▸ **Dataset records**
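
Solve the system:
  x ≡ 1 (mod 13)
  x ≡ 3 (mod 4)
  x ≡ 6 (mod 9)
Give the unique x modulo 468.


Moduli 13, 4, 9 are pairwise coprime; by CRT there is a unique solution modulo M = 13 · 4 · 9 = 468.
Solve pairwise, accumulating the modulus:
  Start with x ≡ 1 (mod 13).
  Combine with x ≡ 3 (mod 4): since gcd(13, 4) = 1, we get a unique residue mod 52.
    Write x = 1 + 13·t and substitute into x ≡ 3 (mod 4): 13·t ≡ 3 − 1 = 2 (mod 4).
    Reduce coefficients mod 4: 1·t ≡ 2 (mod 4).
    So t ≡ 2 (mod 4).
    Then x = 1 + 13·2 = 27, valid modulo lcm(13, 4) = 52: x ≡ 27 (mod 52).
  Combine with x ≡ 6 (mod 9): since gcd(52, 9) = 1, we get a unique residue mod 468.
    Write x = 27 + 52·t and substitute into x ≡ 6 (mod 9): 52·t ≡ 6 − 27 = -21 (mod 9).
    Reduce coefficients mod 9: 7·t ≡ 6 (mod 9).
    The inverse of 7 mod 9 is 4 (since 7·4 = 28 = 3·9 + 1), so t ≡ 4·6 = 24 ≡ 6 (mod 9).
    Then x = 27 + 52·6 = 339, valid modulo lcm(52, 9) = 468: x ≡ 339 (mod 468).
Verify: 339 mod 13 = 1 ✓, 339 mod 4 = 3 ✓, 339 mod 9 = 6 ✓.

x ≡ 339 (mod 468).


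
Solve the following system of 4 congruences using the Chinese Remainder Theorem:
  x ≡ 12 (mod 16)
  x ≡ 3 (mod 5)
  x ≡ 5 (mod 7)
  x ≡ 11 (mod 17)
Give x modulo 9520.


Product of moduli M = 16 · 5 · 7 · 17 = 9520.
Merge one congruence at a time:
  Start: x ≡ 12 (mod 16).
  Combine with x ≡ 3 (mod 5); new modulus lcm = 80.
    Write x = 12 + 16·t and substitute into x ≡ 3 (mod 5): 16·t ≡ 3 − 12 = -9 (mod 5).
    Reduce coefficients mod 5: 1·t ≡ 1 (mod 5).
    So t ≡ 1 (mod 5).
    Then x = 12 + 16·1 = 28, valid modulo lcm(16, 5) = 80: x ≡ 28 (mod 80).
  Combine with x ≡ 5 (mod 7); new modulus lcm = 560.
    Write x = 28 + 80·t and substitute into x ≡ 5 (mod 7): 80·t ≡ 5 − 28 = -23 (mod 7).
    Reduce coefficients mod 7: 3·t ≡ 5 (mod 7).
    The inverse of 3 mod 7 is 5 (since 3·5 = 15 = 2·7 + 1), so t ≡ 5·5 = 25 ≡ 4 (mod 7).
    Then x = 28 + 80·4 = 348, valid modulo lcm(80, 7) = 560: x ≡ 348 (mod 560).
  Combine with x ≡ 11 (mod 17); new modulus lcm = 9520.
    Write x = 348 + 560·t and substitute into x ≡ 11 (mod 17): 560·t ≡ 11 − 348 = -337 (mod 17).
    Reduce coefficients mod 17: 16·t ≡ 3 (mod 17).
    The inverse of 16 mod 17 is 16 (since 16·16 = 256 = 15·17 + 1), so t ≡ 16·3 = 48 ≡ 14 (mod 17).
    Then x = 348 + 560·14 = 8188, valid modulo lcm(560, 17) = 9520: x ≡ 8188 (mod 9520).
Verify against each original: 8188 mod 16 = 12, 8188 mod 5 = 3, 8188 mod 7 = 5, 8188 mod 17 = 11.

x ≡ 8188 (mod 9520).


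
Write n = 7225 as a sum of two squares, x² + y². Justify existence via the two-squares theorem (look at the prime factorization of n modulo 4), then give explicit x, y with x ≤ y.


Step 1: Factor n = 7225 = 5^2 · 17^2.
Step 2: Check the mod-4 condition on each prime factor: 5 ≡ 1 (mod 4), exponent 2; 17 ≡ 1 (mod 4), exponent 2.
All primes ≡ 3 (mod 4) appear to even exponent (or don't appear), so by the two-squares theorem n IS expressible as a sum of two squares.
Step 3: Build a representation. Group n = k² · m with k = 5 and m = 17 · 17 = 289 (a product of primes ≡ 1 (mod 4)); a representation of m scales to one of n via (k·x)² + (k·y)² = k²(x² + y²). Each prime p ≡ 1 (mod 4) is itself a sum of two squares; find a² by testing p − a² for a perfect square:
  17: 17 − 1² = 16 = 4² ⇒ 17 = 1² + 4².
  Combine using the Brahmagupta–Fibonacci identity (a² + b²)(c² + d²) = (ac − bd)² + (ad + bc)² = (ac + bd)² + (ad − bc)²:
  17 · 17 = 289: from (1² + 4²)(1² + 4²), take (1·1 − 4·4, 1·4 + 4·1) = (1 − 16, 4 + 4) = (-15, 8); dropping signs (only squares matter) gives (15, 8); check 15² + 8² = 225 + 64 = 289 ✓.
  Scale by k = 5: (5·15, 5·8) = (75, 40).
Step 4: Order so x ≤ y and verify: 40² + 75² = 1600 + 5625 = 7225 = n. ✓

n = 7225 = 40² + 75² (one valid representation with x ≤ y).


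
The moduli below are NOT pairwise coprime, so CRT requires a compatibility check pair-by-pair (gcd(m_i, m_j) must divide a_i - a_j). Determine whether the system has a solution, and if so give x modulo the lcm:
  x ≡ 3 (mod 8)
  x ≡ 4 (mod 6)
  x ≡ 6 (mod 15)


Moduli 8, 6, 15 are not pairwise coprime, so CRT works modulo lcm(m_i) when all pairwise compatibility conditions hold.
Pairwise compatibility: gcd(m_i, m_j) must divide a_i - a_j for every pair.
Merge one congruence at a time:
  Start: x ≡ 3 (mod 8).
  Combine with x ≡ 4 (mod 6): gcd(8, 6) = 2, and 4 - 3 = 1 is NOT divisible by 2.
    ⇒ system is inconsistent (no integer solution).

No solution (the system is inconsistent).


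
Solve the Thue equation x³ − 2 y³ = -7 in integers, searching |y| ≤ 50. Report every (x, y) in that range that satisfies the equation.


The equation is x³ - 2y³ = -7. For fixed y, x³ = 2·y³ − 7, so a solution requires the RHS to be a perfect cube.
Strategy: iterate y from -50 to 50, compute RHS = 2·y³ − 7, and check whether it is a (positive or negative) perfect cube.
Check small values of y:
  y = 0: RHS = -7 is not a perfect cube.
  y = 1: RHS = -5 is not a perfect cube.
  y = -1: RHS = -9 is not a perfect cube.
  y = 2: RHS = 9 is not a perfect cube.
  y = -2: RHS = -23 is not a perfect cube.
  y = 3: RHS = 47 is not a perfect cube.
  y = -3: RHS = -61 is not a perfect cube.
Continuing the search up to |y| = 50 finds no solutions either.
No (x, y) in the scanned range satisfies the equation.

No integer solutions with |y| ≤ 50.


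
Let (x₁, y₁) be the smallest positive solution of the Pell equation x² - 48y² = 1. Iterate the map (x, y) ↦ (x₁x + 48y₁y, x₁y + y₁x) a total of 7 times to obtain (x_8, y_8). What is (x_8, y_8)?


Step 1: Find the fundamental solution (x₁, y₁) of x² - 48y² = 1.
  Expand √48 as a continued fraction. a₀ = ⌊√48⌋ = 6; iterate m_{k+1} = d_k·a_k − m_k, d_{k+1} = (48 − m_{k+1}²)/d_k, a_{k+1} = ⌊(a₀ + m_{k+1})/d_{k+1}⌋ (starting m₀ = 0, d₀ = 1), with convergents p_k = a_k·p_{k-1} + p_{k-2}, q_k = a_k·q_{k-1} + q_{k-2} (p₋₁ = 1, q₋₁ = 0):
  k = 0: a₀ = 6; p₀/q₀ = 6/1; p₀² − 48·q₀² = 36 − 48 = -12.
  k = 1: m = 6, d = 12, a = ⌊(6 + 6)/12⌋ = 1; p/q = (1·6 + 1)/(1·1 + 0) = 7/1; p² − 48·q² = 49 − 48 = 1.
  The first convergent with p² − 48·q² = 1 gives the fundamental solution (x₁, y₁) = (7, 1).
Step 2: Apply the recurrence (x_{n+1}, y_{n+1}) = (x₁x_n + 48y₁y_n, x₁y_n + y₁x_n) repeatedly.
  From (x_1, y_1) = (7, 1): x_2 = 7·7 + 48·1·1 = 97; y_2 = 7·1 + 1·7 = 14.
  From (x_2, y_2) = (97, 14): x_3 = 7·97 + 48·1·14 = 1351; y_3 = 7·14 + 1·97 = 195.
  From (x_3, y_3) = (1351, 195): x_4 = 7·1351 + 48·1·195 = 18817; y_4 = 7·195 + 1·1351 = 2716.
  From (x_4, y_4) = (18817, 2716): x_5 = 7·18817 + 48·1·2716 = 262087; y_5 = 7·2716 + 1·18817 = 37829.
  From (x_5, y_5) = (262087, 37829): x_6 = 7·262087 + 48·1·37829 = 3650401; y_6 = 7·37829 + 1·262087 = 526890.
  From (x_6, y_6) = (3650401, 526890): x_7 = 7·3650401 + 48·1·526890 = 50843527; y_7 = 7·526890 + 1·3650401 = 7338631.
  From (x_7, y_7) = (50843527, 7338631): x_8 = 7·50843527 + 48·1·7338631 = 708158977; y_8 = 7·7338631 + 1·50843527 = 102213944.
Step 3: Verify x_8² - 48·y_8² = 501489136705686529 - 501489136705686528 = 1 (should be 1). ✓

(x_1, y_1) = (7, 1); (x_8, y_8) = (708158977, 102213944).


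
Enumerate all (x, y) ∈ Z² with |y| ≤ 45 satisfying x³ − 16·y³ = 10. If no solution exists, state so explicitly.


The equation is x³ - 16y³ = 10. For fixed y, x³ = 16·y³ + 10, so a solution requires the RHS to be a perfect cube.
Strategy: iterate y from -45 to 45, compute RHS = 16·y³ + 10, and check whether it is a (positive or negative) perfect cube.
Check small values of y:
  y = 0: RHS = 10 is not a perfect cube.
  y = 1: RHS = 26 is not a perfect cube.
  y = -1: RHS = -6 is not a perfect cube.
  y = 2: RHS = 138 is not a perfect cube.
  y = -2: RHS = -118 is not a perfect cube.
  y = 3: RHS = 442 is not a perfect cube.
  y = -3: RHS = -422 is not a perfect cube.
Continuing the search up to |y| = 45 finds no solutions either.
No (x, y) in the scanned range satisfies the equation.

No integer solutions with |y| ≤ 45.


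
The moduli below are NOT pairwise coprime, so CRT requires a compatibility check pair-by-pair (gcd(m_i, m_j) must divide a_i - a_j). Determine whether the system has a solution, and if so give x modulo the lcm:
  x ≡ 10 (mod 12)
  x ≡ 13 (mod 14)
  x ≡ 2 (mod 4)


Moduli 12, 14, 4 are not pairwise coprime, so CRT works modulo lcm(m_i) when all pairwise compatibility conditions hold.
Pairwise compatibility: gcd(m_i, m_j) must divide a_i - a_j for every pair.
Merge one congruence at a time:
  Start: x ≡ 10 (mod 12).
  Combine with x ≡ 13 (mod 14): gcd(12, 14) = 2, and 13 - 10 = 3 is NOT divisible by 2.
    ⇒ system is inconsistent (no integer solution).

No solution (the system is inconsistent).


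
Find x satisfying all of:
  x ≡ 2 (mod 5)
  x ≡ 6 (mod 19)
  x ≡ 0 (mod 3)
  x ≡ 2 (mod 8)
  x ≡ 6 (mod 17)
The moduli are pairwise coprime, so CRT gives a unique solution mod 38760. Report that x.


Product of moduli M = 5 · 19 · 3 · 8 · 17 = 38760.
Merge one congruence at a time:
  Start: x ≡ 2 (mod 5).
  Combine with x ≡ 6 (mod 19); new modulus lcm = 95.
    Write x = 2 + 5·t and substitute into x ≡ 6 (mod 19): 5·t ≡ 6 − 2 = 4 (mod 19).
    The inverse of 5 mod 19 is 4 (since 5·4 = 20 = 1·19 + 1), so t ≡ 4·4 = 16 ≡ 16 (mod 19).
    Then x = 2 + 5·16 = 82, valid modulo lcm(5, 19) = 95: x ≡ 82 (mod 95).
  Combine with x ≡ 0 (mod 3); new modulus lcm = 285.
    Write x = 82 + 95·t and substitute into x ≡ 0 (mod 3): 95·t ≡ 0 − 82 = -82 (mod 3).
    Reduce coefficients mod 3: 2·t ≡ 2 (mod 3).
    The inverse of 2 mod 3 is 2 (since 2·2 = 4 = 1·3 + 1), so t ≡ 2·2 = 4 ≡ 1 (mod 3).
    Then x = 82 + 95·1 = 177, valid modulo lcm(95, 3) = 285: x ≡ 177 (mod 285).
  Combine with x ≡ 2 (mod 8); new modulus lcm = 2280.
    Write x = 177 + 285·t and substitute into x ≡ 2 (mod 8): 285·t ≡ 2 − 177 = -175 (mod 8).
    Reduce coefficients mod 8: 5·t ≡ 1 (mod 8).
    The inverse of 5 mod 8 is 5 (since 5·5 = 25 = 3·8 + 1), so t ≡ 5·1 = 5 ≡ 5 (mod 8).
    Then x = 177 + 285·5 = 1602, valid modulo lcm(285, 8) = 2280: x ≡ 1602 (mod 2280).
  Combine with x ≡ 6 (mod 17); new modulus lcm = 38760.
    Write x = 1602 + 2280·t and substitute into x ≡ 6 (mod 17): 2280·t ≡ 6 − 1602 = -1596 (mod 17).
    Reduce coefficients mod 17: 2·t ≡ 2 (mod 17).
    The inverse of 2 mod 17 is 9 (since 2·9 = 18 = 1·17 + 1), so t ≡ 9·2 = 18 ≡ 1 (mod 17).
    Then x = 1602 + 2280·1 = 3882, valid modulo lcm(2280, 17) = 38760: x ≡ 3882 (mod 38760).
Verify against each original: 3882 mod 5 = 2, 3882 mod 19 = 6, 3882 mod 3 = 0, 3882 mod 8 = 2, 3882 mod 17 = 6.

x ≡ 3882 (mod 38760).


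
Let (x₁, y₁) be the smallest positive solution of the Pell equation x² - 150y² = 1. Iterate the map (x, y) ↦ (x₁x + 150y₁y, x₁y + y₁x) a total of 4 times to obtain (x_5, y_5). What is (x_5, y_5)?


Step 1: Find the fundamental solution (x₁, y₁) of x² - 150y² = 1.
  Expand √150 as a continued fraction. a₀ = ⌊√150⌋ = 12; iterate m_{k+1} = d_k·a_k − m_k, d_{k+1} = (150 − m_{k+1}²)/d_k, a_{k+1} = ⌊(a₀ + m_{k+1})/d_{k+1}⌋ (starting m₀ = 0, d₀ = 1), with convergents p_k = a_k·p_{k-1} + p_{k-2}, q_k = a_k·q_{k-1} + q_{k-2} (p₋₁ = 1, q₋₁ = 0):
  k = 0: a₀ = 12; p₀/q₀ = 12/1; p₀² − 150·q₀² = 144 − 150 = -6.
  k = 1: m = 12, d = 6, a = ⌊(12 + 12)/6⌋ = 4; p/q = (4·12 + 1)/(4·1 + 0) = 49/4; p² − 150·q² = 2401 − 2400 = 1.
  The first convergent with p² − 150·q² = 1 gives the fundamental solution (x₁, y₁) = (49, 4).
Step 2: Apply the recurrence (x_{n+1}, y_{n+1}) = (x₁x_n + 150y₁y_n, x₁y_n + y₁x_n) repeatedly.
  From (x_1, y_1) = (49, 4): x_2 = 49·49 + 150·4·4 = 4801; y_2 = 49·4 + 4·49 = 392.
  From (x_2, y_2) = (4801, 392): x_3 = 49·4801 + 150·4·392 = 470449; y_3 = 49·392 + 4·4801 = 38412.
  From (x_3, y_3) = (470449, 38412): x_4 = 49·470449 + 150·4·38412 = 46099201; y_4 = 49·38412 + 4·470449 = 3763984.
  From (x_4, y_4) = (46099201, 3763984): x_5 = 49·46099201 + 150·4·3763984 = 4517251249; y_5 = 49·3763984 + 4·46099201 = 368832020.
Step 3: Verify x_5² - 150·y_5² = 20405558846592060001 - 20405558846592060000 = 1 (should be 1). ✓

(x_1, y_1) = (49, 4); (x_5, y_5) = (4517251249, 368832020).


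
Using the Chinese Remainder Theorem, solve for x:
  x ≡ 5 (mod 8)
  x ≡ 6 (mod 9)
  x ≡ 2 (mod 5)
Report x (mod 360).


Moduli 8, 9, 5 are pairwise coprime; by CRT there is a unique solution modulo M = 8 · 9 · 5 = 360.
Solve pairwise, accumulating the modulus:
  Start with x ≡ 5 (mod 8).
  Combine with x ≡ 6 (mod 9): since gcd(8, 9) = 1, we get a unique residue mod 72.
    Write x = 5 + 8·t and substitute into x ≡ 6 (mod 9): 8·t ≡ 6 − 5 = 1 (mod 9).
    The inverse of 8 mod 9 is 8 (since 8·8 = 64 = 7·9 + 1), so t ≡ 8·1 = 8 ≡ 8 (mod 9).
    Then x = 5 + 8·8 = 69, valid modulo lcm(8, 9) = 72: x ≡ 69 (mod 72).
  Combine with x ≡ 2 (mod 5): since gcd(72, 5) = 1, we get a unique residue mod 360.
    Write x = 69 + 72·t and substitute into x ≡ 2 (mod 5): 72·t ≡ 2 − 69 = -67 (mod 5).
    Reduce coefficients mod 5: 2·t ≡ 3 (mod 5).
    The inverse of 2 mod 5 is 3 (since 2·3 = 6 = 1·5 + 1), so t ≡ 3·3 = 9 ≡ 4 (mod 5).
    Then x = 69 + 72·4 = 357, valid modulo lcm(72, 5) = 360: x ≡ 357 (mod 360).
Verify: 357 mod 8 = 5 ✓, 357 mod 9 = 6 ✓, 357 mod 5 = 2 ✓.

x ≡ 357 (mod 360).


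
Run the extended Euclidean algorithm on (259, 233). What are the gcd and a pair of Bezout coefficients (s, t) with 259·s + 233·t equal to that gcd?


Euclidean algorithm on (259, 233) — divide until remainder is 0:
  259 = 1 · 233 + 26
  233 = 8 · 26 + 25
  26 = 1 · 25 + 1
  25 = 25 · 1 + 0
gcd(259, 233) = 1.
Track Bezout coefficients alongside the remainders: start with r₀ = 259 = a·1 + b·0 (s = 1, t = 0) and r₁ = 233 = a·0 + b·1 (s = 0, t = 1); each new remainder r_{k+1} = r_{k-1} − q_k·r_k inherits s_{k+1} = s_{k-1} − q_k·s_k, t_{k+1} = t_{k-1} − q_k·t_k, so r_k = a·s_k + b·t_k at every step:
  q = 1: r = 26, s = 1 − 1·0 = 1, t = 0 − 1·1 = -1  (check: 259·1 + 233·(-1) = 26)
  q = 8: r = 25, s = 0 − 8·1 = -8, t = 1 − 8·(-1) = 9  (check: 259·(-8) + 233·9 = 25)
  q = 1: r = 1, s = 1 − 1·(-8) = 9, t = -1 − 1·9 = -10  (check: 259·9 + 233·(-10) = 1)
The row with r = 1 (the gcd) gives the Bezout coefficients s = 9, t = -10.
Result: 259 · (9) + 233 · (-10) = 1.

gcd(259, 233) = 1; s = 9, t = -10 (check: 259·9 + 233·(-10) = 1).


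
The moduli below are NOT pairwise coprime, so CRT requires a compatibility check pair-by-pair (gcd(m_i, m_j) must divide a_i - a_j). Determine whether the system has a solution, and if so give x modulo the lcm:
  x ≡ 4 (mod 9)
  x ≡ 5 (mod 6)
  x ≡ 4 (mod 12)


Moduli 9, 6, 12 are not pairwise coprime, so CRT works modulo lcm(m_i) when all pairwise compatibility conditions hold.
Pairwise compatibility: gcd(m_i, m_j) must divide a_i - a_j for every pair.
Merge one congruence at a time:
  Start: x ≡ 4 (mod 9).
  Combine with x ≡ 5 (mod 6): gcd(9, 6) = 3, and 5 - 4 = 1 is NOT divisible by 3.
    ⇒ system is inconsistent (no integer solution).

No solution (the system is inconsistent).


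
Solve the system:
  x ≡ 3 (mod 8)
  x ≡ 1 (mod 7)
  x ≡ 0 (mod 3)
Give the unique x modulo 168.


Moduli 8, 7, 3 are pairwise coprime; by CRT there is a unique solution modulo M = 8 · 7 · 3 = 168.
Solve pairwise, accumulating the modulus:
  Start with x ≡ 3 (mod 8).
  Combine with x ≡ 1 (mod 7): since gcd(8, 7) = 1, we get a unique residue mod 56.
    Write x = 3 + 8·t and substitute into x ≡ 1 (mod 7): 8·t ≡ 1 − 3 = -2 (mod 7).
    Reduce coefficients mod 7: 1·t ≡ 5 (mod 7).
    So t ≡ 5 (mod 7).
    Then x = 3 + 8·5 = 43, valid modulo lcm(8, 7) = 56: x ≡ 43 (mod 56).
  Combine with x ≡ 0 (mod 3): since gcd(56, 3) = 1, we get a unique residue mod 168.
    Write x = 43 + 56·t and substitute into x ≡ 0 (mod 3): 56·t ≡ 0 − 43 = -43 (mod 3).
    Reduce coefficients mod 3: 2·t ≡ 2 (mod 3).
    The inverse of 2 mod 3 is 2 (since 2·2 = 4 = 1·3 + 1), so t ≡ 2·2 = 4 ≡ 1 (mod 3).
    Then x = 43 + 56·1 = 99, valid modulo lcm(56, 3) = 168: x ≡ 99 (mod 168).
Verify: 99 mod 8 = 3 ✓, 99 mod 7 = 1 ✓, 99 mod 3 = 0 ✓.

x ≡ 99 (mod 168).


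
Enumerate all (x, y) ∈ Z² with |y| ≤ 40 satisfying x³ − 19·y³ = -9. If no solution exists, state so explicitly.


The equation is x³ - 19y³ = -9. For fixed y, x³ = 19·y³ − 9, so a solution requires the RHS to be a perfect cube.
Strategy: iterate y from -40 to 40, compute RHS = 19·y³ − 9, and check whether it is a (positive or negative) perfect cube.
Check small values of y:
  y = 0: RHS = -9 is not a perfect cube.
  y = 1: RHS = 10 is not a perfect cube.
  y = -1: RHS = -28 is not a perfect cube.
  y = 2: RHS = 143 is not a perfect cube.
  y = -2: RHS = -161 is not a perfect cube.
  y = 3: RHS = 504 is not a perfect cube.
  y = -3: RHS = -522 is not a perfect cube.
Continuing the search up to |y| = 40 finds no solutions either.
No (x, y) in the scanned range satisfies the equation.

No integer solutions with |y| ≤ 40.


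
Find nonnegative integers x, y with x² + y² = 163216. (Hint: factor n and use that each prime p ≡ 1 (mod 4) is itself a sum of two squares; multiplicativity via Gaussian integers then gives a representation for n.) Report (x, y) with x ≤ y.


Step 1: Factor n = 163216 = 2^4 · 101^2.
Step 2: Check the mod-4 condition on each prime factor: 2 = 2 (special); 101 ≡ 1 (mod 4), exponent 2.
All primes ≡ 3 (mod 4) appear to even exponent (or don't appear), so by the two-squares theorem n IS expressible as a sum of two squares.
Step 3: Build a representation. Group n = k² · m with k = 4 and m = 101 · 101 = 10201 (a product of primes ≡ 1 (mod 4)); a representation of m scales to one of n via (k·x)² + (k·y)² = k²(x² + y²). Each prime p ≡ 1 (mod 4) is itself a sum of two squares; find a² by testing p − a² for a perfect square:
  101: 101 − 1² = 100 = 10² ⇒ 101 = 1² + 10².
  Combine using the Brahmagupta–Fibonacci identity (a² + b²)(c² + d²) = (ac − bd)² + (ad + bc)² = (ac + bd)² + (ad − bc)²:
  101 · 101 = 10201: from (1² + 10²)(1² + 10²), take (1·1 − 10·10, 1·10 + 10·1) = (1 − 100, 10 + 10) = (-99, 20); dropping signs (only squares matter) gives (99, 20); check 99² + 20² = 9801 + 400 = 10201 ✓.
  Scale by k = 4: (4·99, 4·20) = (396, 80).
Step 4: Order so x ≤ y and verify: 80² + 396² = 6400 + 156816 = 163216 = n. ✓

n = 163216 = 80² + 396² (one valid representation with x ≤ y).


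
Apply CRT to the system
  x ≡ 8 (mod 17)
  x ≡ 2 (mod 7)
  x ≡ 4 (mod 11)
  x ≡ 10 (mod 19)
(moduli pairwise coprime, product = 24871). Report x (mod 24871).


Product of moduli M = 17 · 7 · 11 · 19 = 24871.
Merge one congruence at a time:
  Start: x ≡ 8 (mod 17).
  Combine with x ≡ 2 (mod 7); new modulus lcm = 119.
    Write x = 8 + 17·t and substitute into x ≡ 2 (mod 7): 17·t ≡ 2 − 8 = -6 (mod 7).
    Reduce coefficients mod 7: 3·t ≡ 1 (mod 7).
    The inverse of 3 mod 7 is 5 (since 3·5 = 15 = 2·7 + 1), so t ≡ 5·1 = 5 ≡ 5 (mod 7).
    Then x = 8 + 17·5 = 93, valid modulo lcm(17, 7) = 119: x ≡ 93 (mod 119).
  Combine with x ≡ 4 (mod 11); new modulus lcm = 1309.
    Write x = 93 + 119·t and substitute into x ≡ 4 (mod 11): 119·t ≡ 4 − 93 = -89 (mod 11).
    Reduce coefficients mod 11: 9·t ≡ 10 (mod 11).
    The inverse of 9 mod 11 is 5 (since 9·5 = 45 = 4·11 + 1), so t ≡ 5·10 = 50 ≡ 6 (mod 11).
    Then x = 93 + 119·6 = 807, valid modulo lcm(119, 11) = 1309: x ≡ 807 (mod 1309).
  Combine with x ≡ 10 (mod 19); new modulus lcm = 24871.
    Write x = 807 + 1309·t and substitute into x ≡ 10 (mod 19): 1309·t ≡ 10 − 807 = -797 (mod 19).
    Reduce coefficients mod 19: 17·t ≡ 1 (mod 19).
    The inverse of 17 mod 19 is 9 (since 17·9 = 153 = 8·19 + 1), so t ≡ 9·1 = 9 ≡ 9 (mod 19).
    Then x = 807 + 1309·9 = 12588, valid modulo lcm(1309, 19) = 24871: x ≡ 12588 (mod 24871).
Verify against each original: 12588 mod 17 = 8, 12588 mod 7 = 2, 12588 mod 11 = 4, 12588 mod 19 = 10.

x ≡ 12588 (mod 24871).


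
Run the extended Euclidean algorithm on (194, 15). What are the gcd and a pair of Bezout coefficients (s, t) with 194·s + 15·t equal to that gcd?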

▸ **Task to complete**
Return a copy of each line in the entries that carries the string "Chinese".

▸ **Solved problem**
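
Solve the following system of 4 congruences using the Chinese Remainder Theorem:
Using the Chinese Remainder Theorem, solve for x: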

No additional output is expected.